EXERCISE INSTRUCTIONS => Please set down, word for word, each line from the one containing "10, 15 | 1, 7 |" through the final line of the records below, both included, and nothing else.

EXCERPTED DATA =>
*** Begin section ***

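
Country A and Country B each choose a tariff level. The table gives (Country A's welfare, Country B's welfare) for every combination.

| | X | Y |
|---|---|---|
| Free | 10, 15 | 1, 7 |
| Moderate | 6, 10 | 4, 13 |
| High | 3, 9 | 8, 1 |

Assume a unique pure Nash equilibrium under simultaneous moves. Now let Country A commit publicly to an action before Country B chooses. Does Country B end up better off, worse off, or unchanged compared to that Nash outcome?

unchanged

Work backward from Country B's decision.
- Free: BR = X, leader payoff 10.
- Moderate: BR = Y, leader payoff 4.
- High: BR = X, leader payoff 3.
Country A's induced payoffs are 10, 4, 3, so Country A commits to Free. Subgame-perfect outcome: (Free, X) with payoffs (10, 15).
Now find the simultaneous Nash equilibrium.
Country A's best replies: X→Free; Y→High.
Country B's best replies: Free→X; Moderate→Y; High→X.
Only (Free, X) has each player best-responding; Nash payoffs (10, 15).
Country B earns 15 sequentially versus 15 at the Nash outcome: unchanged.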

*** End section ***

TASK RESPONSE =>
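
| Free | 10, 15 | 1, 7 |
| Moderate | 6, 10 | 4, 13 |
| High | 3, 9 | 8, 1 |

Assume a unique pure Nash equilibrium under simultaneous moves. Now let Country A commit publicly to an action before Country B chooses. Does Country B end up better off, worse off, or unchanged compared to that Nash outcome?

unchanged

Work backward from Country B's decision.
- Free: BR = X, leader payoff 10.
- Moderate: BR = Y, leader payoff 4.
- High: BR = X, leader payoff 3.
Country A's induced payoffs are 10, 4, 3, so Country A commits to Free. Subgame-perfect outcome: (Free, X) with payoffs (10, 15).
Now find the simultaneous Nash equilibrium.
Country A's best replies: X→Free; Y→High.
Country B's best replies: Free→X; Moderate→Y; High→X.
Only (Free, X) has each player best-responding; Nash payoffs (10, 15).
Country B earns 15 sequentially versus 15 at the Nash outcome: unchanged.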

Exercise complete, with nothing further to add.